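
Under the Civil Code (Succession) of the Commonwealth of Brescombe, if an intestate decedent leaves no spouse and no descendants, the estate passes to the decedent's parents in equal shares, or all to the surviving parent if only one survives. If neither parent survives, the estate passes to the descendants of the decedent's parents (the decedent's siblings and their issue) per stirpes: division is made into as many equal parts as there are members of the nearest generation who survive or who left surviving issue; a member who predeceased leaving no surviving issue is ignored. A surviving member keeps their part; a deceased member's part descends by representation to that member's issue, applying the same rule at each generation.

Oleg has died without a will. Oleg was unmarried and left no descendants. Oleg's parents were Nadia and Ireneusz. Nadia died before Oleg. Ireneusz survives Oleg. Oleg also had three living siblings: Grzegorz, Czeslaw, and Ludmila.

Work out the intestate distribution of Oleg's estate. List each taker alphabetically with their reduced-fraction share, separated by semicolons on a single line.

Ireneusz 1

Only one parent, Ireneusz, survives, so Ireneusz takes the entire estate. The siblings take nothing because a surviving parent has priority.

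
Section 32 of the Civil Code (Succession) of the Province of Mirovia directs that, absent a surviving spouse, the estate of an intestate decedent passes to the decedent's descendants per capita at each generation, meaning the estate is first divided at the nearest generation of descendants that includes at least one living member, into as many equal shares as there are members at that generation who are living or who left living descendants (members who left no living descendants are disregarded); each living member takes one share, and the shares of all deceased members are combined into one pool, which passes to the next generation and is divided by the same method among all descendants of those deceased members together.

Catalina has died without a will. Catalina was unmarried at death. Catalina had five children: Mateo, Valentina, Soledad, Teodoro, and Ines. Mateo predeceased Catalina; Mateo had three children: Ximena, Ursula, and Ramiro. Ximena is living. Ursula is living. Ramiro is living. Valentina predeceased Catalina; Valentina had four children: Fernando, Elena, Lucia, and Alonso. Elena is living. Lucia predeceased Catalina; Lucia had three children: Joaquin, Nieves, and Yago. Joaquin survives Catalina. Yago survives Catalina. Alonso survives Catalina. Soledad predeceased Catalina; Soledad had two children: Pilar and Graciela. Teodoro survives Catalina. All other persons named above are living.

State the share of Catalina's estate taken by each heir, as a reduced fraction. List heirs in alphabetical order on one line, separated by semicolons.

There is no surviving spouse, so the entire estate passes to Catalina's descendants per capita at each generation.
At generation 1 (Mateo, Valentina, Soledad, Teodoro, Ines) there are 5 shares of (1)/5 = 1/5 each.
Living: Teodoro and Ines — each takes 1/5.
Deceased: Mateo, Valentina, and Soledad. Their combined 3/5 is pooled and carried to generation 2.
At generation 2 (Ximena, Ursula, Ramiro, Fernando, Elena, Lucia, Alonso, Pilar, Graciela) there are 9 shares of (3/5)/9 = 1/15 each.
Living: Ximena, Ursula, Ramiro, Fernando, Elena, Alonso, Pilar, and Graciela — each takes 1/15.
Deceased: Lucia. That 1/15 share is carried to generation 3.
At generation 3 (Joaquin, Nieves, Yago) there are 3 shares of (1/15)/3 = 1/45 each.
Living: Joaquin, Nieves, and Yago — each takes 1/45.

Alonso 1/15; Elena 1/15; Fernando 1/15; Graciela 1/15; Ines 1/5; Joaquin 1/45; Nieves 1/45; Pilar 1/15; Ramiro 1/15; Teodoro 1/5; Ursula 1/15; Ximena 1/15; Yago 1/45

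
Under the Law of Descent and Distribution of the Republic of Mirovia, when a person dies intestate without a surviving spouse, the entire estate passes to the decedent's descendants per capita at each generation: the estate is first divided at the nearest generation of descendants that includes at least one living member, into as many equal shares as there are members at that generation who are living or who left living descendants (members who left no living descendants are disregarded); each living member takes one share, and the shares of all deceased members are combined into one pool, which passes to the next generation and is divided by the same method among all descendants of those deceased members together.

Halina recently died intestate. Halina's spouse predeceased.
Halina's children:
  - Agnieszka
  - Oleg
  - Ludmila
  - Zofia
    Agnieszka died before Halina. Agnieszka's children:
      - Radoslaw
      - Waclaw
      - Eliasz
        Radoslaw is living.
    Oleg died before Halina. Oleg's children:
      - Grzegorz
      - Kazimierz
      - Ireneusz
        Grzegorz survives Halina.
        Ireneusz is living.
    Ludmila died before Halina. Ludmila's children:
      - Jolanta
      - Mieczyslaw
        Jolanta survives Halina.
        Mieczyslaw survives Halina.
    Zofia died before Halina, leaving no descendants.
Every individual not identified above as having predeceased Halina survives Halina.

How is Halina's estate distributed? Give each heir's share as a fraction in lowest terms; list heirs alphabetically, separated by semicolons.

Eliasz 1/8; Grzegorz 1/8; Ireneusz 1/8; Jolanta 1/8; Kazimierz 1/8; Mieczyslaw 1/8; Radoslaw 1/8; Waclaw 1/8

There is no surviving spouse, so the entire estate passes to Halina's descendants per capita at each generation.
No one at generation 1 (Agnieszka, Oleg, Ludmila) is living; moving to the next generation.
At generation 2 (Radoslaw, Waclaw, Eliasz, Grzegorz, Kazimierz, Ireneusz, Jolanta, Mieczyslaw) there are 8 shares of (1)/8 = 1/8 each.
Living: Radoslaw, Waclaw, Eliasz, Grzegorz, Kazimierz, Ireneusz, Jolanta, and Mieczyslaw — each takes 1/8.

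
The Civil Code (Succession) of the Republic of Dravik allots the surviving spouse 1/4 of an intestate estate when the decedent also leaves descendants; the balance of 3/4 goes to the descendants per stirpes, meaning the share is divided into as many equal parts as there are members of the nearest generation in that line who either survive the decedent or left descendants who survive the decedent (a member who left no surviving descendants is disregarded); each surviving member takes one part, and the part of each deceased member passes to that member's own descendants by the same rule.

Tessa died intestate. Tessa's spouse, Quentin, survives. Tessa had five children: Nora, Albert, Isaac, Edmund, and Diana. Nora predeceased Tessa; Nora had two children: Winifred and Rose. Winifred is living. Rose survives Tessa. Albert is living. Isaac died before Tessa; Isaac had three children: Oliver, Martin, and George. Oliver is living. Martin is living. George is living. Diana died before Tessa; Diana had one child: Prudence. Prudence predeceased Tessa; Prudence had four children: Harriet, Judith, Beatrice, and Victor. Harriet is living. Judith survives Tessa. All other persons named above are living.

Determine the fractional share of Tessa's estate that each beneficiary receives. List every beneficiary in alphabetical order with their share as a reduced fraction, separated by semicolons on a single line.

Quentin, as surviving spouse, takes 1/4.
The remaining 3/4 passes to Tessa's descendants per stirpes.
The 3/4 is divided into 5 equal shares of 3/20 among Nora, Albert, Isaac, Edmund, Diana.
Nora predeceased; the 3/20 allotted to Nora's branch passes to Nora's issue by representation.
The 3/20 is divided into 2 equal shares of 3/40 among Winifred, Rose.
Winifred is living and takes 3/40.
Rose is living and takes 3/40.
Albert is living and takes 3/20.
Isaac predeceased; the 3/20 allotted to Isaac's branch passes to Isaac's issue by representation.
The 3/20 is divided into 3 equal shares of 1/20 among Oliver, Martin, George.
Oliver is living and takes 1/20.
Martin is living and takes 1/20.
George is living and takes 1/20.
Edmund is living and takes 3/20.
Diana predeceased; the 3/20 allotted to Diana's branch passes to Diana's issue by representation.
Prudence's line is the sole branch at this level, so the full 3/20 passes to Prudence's issue by representation.
The 3/20 is divided into 4 equal shares of 3/80 among Harriet, Judith, Beatrice, Victor.
Harriet is living and takes 3/80.
Judith is living and takes 3/80.
Beatrice is living and takes 3/80.
Victor is living and takes 3/80.

Albert 3/20; Beatrice 3/80; Edmund 3/20; George 1/20; Harriet 3/80; Judith 3/80; Martin 1/20; Oliver 1/20; Quentin 1/4; Rose 3/40; Victor 3/80; Winifred 3/40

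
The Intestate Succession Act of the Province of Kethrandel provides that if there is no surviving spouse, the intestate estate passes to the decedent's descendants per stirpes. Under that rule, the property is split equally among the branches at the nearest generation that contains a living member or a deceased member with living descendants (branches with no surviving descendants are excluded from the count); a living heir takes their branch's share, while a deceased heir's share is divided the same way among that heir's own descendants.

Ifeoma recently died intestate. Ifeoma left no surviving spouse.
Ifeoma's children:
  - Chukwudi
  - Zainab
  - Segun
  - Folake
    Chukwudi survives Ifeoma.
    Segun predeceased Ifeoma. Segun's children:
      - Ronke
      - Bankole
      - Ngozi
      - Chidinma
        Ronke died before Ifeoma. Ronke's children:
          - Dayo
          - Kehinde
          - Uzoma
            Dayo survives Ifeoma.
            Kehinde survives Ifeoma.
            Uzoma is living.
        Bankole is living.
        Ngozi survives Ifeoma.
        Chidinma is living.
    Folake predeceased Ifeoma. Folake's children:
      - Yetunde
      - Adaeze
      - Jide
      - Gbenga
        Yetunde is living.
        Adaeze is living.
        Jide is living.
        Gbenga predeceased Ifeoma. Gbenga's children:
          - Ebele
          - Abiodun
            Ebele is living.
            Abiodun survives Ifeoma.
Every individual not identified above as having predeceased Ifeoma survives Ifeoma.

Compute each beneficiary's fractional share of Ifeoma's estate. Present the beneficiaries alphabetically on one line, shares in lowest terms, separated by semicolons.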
==*==
Find each line in the records that contains the string "individual", then say how many there are and nothing else.

2